* AIM OF THE TASK *
What follows is a set of records; copy all of it exactly.

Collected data
------------

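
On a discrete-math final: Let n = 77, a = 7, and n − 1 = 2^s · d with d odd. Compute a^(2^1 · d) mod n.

n − 1 = 76 = 2^2 · 19, so s = 2 and d = 19.
x_0 = 7^19 mod 77 = 63.
x_1 = 63^2 mod 77 = 42.

42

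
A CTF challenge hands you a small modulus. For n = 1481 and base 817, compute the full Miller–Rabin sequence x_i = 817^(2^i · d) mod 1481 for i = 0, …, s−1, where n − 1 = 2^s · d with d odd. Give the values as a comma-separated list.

1016, 1480, 1

n − 1 = 1480 = 2^3 · 185, so s = 3 and d = 185.
x_0 = 817^185 mod 1481 = 1016.
x_1 = 1016^2 mod 1481 = 1480.
x_2 = 1480^2 mod 1481 = 1.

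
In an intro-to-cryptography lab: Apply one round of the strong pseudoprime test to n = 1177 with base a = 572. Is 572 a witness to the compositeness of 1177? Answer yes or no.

yes

n − 1 = 1176 = 2^3 · 147, so s = 3 and d = 147.
x_0 = 572^147 mod 1177 = 583.
x_0 is neither 1 nor 1176, so continue squaring.
x_1 = 583^2 mod 1177 = 913.
x_2 = 913^2 mod 1177 = 253.
Reached i = s−1 = 2 without hitting −1: 572 is a Miller–Rabin witness and 1177 is composite.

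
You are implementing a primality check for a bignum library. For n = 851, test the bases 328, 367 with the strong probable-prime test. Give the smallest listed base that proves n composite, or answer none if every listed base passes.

n − 1 = 850 = 2^1 · 425, so s = 1 and d = 425.
Base 328: x_0 = 328^425 mod 851 = 187. x_0 ∉ {1, 850} and s = 1, so 328 is a Miller–Rabin witness and 851 is composite.
Base 367: x_0 = 367^425 mod 851 = 712. x_0 ∉ {1, 850} and s = 1, so 367 is a Miller–Rabin witness and 851 is composite.
The smallest witness among the given bases is 328.

328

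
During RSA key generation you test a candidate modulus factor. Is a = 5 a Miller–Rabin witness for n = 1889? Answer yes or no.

no

n − 1 = 1888 = 2^5 · 59, so s = 5 and d = 59.
x_0 = 5^59 mod 1889 = 200.
x_0 is neither 1 nor 1888, so continue squaring.
x_1 = 200^2 mod 1889 = 331.
x_2 = 331^2 mod 1889 = 1888.
x_2 ≡ −1, so 5 is not a witness.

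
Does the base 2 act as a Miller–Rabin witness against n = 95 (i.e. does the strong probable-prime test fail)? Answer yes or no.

n − 1 = 94 = 2^1 · 47, so s = 1 and d = 47.
x_0 = 2^47 mod 95 = 53.
x_0 ∉ {1, 94} and s = 1, so 2 is a Miller–Rabin witness and 95 is composite.

yes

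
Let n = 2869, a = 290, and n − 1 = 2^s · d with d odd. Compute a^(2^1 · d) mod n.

2747

n − 1 = 2868 = 2^2 · 717, so s = 2 and d = 717.
x_0 = 290^717 mod 2869 = 425.
x_1 = 425^2 mod 2869 = 2747.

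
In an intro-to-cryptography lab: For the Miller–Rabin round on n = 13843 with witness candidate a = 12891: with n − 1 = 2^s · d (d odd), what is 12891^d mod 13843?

9529

n − 1 = 13842 = 2^1 · 6921, so s = 1 and d = 6921.
By repeated squaring, 12891^6921 ≡ 9529 (mod 13843).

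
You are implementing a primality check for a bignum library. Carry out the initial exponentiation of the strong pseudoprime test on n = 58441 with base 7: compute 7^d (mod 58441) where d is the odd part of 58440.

n − 1 = 58440 = 2^3 · 7305, so s = 3 and d = 7305.
7^7305 mod 58441 = 18351.

18351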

------------

* RESULT OF THE TASK *
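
On a discrete-math final: Let n = 77, a = 7, and n − 1 = 2^s · d with d odd. Compute a^(2^1 · d) mod n.

n − 1 = 76 = 2^2 · 19, so s = 2 and d = 19.
x_0 = 7^19 mod 77 = 63.
x_1 = 63^2 mod 77 = 42.

42

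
A CTF challenge hands you a small modulus. For n = 1481 and base 817, compute the full Miller–Rabin sequence x_i = 817^(2^i · d) mod 1481 for i = 0, …, s−1, where n − 1 = 2^s · d with d odd. Give the values as a comma-separated list.

1016, 1480, 1

n − 1 = 1480 = 2^3 · 185, so s = 3 and d = 185.
x_0 = 817^185 mod 1481 = 1016.
x_1 = 1016^2 mod 1481 = 1480.
x_2 = 1480^2 mod 1481 = 1.

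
In an intro-to-cryptography lab: Apply one round of the strong pseudoprime test to n = 1177 with base a = 572. Is 572 a witness to the compositeness of 1177? Answer yes or no.

yes

n − 1 = 1176 = 2^3 · 147, so s = 3 and d = 147.
x_0 = 572^147 mod 1177 = 583.
x_0 is neither 1 nor 1176, so continue squaring.
x_1 = 583^2 mod 1177 = 913.
x_2 = 913^2 mod 1177 = 253.
Reached i = s−1 = 2 without hitting −1: 572 is a Miller–Rabin witness and 1177 is composite.

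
You are implementing a primality check for a bignum library. For n = 851, test the bases 328, 367 with the strong probable-prime test. Give the smallest listed base that proves n composite, or answer none if every listed base passes.

n − 1 = 850 = 2^1 · 425, so s = 1 and d = 425.
Base 328: x_0 = 328^425 mod 851 = 187. x_0 ∉ {1, 850} and s = 1, so 328 is a Miller–Rabin witness and 851 is composite.
Base 367: x_0 = 367^425 mod 851 = 712. x_0 ∉ {1, 850} and s = 1, so 367 is a Miller–Rabin witness and 851 is composite.
The smallest witness among the given bases is 328.

328

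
During RSA key generation you test a candidate modulus factor. Is a = 5 a Miller–Rabin witness for n = 1889? Answer yes or no.

no

n − 1 = 1888 = 2^5 · 59, so s = 5 and d = 59.
x_0 = 5^59 mod 1889 = 200.
x_0 is neither 1 nor 1888, so continue squaring.
x_1 = 200^2 mod 1889 = 331.
x_2 = 331^2 mod 1889 = 1888.
x_2 ≡ −1, so 5 is not a witness.

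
Does the base 2 act as a Miller–Rabin witness against n = 95 (i.e. does the strong probable-prime test fail)? Answer yes or no.

n − 1 = 94 = 2^1 · 47, so s = 1 and d = 47.
x_0 = 2^47 mod 95 = 53.
x_0 ∉ {1, 94} and s = 1, so 2 is a Miller–Rabin witness and 95 is composite.

yes

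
Let n = 2869, a = 290, and n − 1 = 2^s · d with d odd. Compute a^(2^1 · d) mod n.

2747

n − 1 = 2868 = 2^2 · 717, so s = 2 and d = 717.
x_0 = 290^717 mod 2869 = 425.
x_1 = 425^2 mod 2869 = 2747.

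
In an intro-to-cryptography lab: For the Miller–Rabin round on n = 13843 with witness candidate a = 12891: with n − 1 = 2^s · d (d odd), what is 12891^d mod 13843?

9529

n − 1 = 13842 = 2^1 · 6921, so s = 1 and d = 6921.
By repeated squaring, 12891^6921 ≡ 9529 (mod 13843).

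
You are implementing a primality check for a bignum library. Carry out the initial exponentiation of the strong pseudoprime test on n = 58441 with base 7: compute 7^d (mod 58441) where d is the odd part of 58440.

n − 1 = 58440 = 2^3 · 7305, so s = 3 and d = 7305.
7^7305 mod 58441 = 18351.

18351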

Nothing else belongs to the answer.